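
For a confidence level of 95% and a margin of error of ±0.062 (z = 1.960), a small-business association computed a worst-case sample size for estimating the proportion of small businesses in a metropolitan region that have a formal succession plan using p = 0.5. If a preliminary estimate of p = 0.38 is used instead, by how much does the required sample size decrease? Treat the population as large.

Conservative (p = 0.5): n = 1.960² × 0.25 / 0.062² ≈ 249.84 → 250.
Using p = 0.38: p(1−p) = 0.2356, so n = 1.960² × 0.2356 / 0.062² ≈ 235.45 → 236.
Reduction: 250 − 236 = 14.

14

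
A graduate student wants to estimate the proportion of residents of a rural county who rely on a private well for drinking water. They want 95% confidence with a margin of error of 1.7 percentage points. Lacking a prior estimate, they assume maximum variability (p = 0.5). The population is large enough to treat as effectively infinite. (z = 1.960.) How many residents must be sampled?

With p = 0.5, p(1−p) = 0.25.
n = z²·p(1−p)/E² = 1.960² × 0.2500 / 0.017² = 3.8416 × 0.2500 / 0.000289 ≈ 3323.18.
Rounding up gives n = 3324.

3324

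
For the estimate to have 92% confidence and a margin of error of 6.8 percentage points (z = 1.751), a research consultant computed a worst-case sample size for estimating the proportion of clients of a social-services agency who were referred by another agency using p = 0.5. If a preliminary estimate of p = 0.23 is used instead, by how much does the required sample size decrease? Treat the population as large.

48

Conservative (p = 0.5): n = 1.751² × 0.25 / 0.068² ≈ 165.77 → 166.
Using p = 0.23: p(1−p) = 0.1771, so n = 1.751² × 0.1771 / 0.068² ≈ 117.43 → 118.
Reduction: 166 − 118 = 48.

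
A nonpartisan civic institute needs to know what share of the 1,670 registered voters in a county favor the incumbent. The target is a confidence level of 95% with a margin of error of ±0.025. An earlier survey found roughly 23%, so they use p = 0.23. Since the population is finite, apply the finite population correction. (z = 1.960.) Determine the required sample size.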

# PROBLEM:
Go through the data and retype all of it exactly.

# EXERCISE ANSWER:
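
For a confidence level of 95% and a margin of error of ±0.062 (z = 1.960), a small-business association computed a worst-case sample size for estimating the proportion of small businesses in a metropolitan region that have a formal succession plan using p = 0.5. If a preliminary estimate of p = 0.38 is used instead, by how much does the required sample size decrease? Treat the population as large.

Conservative (p = 0.5): n = 1.960² × 0.25 / 0.062² ≈ 249.84 → 250.
Using p = 0.38: p(1−p) = 0.2356, so n = 1.960² × 0.2356 / 0.062² ≈ 235.45 → 236.
Reduction: 250 − 236 = 14.

14

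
A graduate student wants to estimate the proportion of residents of a rural county who rely on a private well for drinking water. They want 95% confidence with a margin of error of 1.7 percentage points. Lacking a prior estimate, they assume maximum variability (p = 0.5). The population is large enough to treat as effectively infinite. (z = 1.960.) How many residents must be sampled?

With p = 0.5, p(1−p) = 0.25.
n = z²·p(1−p)/E² = 1.960² × 0.2500 / 0.017² = 3.8416 × 0.2500 / 0.000289 ≈ 3323.18.
Rounding up gives n = 3324.

3324

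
For the estimate to have 92% confidence and a margin of error of 6.8 percentage points (z = 1.751), a research consultant computed a worst-case sample size for estimating the proportion of clients of a social-services agency who were referred by another agency using p = 0.5. If a preliminary estimate of p = 0.23 is used instead, by how much does the required sample size decrease? Treat the population as large.

48

Conservative (p = 0.5): n = 1.751² × 0.25 / 0.068² ≈ 165.77 → 166.
Using p = 0.23: p(1−p) = 0.1771, so n = 1.751² × 0.1771 / 0.068² ≈ 117.43 → 118.
Reduction: 166 − 118 = 48.

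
A nonpartisan civic institute needs to know what share of the 1,670 registered voters in a county favor the incumbent. The target is a confidence level of 95% with a margin of error of ±0.025. An earlier survey found roughly 23%, so they use p = 0.23. Since the population is finite, apply the finite population correction. (z = 1.960.) Determine the required sample size.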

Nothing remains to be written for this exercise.